What to produce – Each line containing the string "valid" should be copied out of the entries.
*** Excerpted records Section Begins ***
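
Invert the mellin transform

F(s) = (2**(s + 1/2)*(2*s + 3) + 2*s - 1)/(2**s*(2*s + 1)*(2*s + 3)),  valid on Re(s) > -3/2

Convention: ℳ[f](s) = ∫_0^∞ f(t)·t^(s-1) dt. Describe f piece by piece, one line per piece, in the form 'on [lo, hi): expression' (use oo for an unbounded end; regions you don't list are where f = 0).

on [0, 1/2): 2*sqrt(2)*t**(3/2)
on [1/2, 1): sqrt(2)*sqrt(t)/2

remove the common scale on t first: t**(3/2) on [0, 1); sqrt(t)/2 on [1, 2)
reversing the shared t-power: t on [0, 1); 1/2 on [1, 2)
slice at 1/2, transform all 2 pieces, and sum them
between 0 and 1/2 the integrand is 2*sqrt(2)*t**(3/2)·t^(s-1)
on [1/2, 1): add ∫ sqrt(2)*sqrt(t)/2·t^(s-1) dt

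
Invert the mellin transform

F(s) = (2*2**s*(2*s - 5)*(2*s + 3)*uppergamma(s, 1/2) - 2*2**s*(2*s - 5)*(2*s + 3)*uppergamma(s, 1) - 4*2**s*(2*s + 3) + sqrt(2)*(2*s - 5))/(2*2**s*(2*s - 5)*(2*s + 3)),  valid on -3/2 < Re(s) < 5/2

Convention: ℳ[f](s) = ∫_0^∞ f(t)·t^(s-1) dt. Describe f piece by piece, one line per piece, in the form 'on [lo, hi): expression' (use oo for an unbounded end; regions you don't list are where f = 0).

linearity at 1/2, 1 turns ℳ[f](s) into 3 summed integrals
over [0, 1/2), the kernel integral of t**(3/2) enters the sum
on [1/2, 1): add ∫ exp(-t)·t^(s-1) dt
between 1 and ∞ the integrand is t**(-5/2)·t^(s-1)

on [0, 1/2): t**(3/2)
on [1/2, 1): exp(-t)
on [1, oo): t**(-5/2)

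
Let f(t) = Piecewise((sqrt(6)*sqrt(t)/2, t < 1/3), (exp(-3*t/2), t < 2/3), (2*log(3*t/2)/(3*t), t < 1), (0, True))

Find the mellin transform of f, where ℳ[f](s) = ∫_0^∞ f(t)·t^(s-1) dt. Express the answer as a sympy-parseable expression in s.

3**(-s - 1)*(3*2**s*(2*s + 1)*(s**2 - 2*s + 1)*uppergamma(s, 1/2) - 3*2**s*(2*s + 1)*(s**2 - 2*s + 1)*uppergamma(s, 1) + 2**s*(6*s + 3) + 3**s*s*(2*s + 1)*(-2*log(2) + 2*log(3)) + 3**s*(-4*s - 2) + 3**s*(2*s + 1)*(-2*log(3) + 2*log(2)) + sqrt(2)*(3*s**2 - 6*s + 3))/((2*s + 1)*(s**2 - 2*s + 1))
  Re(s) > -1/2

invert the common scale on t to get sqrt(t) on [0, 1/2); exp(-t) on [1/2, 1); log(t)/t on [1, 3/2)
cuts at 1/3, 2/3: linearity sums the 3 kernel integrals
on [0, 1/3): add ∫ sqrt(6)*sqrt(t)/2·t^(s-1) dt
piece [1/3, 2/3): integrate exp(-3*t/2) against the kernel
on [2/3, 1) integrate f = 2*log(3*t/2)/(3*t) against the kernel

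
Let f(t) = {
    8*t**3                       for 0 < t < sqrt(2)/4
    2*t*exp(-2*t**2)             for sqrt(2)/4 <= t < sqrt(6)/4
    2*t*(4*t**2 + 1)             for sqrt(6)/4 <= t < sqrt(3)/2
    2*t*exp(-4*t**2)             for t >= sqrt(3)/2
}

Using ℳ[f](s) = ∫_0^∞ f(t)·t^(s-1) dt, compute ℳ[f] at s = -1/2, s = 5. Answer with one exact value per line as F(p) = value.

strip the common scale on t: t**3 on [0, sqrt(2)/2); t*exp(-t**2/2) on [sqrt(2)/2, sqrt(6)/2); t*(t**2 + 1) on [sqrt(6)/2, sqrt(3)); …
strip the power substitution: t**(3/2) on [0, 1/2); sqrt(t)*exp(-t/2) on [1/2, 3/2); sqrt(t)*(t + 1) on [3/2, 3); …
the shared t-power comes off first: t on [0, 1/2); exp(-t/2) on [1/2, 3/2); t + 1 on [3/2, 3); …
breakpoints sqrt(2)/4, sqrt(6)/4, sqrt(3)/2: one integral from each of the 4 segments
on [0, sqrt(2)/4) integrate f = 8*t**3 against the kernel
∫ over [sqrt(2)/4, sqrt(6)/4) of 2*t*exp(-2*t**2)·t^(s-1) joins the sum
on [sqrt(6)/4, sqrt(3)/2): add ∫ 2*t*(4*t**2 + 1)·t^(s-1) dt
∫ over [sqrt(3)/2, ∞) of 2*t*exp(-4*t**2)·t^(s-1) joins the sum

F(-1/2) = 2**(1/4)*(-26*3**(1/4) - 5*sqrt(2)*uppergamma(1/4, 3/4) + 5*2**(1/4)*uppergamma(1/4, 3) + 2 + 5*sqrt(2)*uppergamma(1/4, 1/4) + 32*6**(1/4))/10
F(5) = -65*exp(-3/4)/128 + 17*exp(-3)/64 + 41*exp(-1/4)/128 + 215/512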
*** Excerpted records Section Ends ***
Result of this exercise –
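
F(s) = (2**(s + 1/2)*(2*s + 3) + 2*s - 1)/(2**s*(2*s + 1)*(2*s + 3)),  valid on Re(s) > -3/2
F(s) = (2*2**s*(2*s - 5)*(2*s + 3)*uppergamma(s, 1/2) - 2*2**s*(2*s - 5)*(2*s + 3)*uppergamma(s, 1) - 4*2**s*(2*s + 3) + sqrt(2)*(2*s - 5))/(2*2**s*(2*s - 5)*(2*s + 3)),  valid on -3/2 < Re(s) < 5/2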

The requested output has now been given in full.